Saved data entries:
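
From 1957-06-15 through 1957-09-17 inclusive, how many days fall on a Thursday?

1957-06-15 is a Saturday.
That's 95 days from start to end, counting both.
95 = 7 × 13 + 4, so there are 13 full weeks plus 4 extra days.
Each full week contributes one Thursday: 13 so far.
The 4 extra days are Sat, Sun, Mon, Tue — none qualify.
Total: 13 + 0 = 13.

13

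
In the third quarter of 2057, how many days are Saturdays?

13

2057-07-01 is a Sunday.
From 2057-07-01 to 2057-09-30 is 92 days inclusive.
92 = 7 × 13 + 1, so there are 13 full weeks plus 1 extra day.
Each full week contributes one Saturday: 13 so far.
The 1 extra day is Sunday — none qualify.
Total: 13 + 0 = 13.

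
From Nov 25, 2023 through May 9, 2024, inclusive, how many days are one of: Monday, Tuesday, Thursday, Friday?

95

Nov 25, 2023 is a Saturday.
From Nov 25, 2023 to May 9, 2024 is 167 days inclusive.
167 = 7 × 23 + 6, so there are 23 full weeks plus 6 extra days.
Each full week contributes 4 days from the set (Mon, Tue, Thu, Fri): 23 × 4 = 92.
The 6 extra days are Sat, Sun, Mon, Tue, Wed, Thu — 3 of them qualify.
Total: 92 + 3 = 95.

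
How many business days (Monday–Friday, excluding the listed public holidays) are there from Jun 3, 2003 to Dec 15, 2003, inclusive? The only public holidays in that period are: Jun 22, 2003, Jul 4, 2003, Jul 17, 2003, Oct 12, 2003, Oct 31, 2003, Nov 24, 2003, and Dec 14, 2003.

136

Jun 3, 2003 is a Tuesday.
That's 196 days from start to end, counting both.
196 = 7 × 28, so the span is exactly 28 full weeks.
Each full week contributes 5 weekdays (Mon–Fri): 28 × 5 = 140.
Holidays: Jun 22, 2003 (Sun); Jul 4, 2003 (Fri); Jul 17, 2003 (Thu); Oct 12, 2003 (Sun); Oct 31, 2003 (Fri); Nov 24, 2003 (Mon); Dec 14, 2003 (Sun).
4 of the 7 holidays fall on weekdays; the rest are weekends and were already excluded.
Business days: 140 − 4 = 136.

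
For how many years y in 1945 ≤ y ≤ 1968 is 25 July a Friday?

3

Day of week of July 25 in each year:
1945: Wed, 1946: Thu, 1947: Fri ✓, 1948: Sun, 1949: Mon, 1950: Tue, 1951: Wed, 1952: Fri ✓, 1953: Sat, 1954: Sun, 1955: Mon, 1956: Wed, 1957: Thu, 1958: Fri ✓, 1959: Sat, 1960: Mon, 1961: Tue, 1962: Wed, 1963: Thu, 1964: Sat, 1965: Sun, 1966: Mon, 1967: Tue, 1968: Thu
Fridays: 1947, 1952, 1958.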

> **Work to complete**
Make a verbatim copy of every entry shown above.

> **The answer**
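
From 1957-06-15 through 1957-09-17 inclusive, how many days fall on a Thursday?

1957-06-15 is a Saturday.
That's 95 days from start to end, counting both.
95 = 7 × 13 + 4, so there are 13 full weeks plus 4 extra days.
Each full week contributes one Thursday: 13 so far.
The 4 extra days are Sat, Sun, Mon, Tue — none qualify.
Total: 13 + 0 = 13.

13

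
In the third quarter of 2057, how many days are Saturdays?

13

2057-07-01 is a Sunday.
From 2057-07-01 to 2057-09-30 is 92 days inclusive.
92 = 7 × 13 + 1, so there are 13 full weeks plus 1 extra day.
Each full week contributes one Saturday: 13 so far.
The 1 extra day is Sunday — none qualify.
Total: 13 + 0 = 13.

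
From Nov 25, 2023 through May 9, 2024, inclusive, how many days are one of: Monday, Tuesday, Thursday, Friday?

95

Nov 25, 2023 is a Saturday.
From Nov 25, 2023 to May 9, 2024 is 167 days inclusive.
167 = 7 × 23 + 6, so there are 23 full weeks plus 6 extra days.
Each full week contributes 4 days from the set (Mon, Tue, Thu, Fri): 23 × 4 = 92.
The 6 extra days are Sat, Sun, Mon, Tue, Wed, Thu — 3 of them qualify.
Total: 92 + 3 = 95.

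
How many business days (Monday–Friday, excluding the listed public holidays) are there from Jun 3, 2003 to Dec 15, 2003, inclusive? The only public holidays in that period are: Jun 22, 2003, Jul 4, 2003, Jul 17, 2003, Oct 12, 2003, Oct 31, 2003, Nov 24, 2003, and Dec 14, 2003.

136

Jun 3, 2003 is a Tuesday.
That's 196 days from start to end, counting both.
196 = 7 × 28, so the span is exactly 28 full weeks.
Each full week contributes 5 weekdays (Mon–Fri): 28 × 5 = 140.
Holidays: Jun 22, 2003 (Sun); Jul 4, 2003 (Fri); Jul 17, 2003 (Thu); Oct 12, 2003 (Sun); Oct 31, 2003 (Fri); Nov 24, 2003 (Mon); Dec 14, 2003 (Sun).
4 of the 7 holidays fall on weekdays; the rest are weekends and were already excluded.
Business days: 140 − 4 = 136.

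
For how many years y in 1945 ≤ y ≤ 1968 is 25 July a Friday?

3

Day of week of July 25 in each year:
1945: Wed, 1946: Thu, 1947: Fri ✓, 1948: Sun, 1949: Mon, 1950: Tue, 1951: Wed, 1952: Fri ✓, 1953: Sat, 1954: Sun, 1955: Mon, 1956: Wed, 1957: Thu, 1958: Fri ✓, 1959: Sat, 1960: Mon, 1961: Tue, 1962: Wed, 1963: Thu, 1964: Sat, 1965: Sun, 1966: Mon, 1967: Tue, 1968: Thu
Fridays: 1947, 1952, 1958.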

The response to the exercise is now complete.